▸ **Problem requirements**:
Please return the lines below verbatim, beginning at the one that has "You are given 2 bar(s) in 4/4" and stopping after the one that has "16. 16. 16. 16.", and add no other lines.

Start of Materials provided

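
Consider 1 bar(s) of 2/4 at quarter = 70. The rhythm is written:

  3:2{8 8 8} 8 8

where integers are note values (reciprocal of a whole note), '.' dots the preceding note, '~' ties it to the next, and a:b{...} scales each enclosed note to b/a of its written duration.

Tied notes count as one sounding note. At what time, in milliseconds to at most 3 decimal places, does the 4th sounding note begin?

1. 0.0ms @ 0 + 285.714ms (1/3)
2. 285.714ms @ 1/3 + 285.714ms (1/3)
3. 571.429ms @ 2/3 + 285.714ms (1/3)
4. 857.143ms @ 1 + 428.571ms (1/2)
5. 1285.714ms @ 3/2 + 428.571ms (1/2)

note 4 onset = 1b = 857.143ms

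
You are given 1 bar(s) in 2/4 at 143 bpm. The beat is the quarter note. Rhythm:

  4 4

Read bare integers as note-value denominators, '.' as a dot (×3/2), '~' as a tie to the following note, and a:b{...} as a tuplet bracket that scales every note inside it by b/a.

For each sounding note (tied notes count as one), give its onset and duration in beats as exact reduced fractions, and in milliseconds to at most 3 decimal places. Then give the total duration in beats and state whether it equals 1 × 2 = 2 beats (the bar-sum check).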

End of Materials provided
Start of Materials provided

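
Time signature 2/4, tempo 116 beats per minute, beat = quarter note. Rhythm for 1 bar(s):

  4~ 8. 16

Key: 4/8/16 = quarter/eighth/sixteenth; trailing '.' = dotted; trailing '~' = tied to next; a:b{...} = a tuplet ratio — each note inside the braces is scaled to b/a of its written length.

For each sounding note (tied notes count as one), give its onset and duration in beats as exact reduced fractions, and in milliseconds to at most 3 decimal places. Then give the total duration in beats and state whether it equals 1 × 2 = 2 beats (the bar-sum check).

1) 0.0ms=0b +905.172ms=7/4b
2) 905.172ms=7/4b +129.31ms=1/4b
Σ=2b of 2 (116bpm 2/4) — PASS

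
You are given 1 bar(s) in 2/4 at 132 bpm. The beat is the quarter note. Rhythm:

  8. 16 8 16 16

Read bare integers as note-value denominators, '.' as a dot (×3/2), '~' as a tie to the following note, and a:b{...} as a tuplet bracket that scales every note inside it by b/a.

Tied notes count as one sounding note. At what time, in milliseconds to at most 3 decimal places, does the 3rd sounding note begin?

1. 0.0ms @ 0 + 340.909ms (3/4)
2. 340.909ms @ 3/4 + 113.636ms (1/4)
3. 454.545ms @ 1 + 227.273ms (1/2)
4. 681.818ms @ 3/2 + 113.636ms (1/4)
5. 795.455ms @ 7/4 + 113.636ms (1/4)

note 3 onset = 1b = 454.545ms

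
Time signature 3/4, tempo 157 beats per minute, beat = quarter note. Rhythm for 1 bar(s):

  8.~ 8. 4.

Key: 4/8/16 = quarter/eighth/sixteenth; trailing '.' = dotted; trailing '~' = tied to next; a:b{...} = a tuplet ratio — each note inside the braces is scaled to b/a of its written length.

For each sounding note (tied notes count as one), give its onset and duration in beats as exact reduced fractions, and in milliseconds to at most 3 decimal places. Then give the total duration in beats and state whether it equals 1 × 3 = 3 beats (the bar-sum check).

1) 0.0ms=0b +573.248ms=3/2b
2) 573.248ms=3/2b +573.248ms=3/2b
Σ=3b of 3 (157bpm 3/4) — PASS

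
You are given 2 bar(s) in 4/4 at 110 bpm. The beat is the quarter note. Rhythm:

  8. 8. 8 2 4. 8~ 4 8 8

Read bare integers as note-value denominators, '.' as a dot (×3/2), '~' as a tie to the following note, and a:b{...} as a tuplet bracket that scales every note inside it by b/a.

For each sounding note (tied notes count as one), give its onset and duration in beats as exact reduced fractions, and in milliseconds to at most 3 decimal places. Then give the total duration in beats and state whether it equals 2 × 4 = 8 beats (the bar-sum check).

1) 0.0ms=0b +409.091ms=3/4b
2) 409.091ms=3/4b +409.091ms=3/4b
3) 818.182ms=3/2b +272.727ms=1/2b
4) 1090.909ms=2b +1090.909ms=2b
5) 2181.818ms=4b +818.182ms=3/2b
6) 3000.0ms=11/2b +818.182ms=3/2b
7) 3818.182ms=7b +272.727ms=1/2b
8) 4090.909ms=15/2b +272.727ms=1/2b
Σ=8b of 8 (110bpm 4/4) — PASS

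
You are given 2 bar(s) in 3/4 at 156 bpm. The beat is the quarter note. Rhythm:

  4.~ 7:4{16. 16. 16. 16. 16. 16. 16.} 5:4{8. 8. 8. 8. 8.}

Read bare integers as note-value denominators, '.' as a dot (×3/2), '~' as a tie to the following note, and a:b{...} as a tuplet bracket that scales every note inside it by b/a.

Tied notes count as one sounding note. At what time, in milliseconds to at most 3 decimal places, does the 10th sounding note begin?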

End of Materials provided

▸ **Answer below**:
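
You are given 2 bar(s) in 4/4 at 110 bpm. The beat is the quarter note. Rhythm:

  8. 8. 8 2 4. 8~ 4 8 8

Read bare integers as note-value denominators, '.' as a dot (×3/2), '~' as a tie to the following note, and a:b{...} as a tuplet bracket that scales every note inside it by b/a.

For each sounding note (tied notes count as one), give its onset and duration in beats as exact reduced fractions, and in milliseconds to at most 3 decimal places. Then give the total duration in beats and state whether it equals 2 × 4 = 8 beats (the bar-sum check).

1) 0.0ms=0b +409.091ms=3/4b
2) 409.091ms=3/4b +409.091ms=3/4b
3) 818.182ms=3/2b +272.727ms=1/2b
4) 1090.909ms=2b +1090.909ms=2b
5) 2181.818ms=4b +818.182ms=3/2b
6) 3000.0ms=11/2b +818.182ms=3/2b
7) 3818.182ms=7b +272.727ms=1/2b
8) 4090.909ms=15/2b +272.727ms=1/2b
Σ=8b of 8 (110bpm 4/4) — PASS

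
You are given 2 bar(s) in 3/4 at 156 bpm. The beat is the quarter note. Rhythm:

  4.~ 7:4{16. 16. 16. 16. 16. 16. 16.} 5:4{8. 8. 8. 8. 8.}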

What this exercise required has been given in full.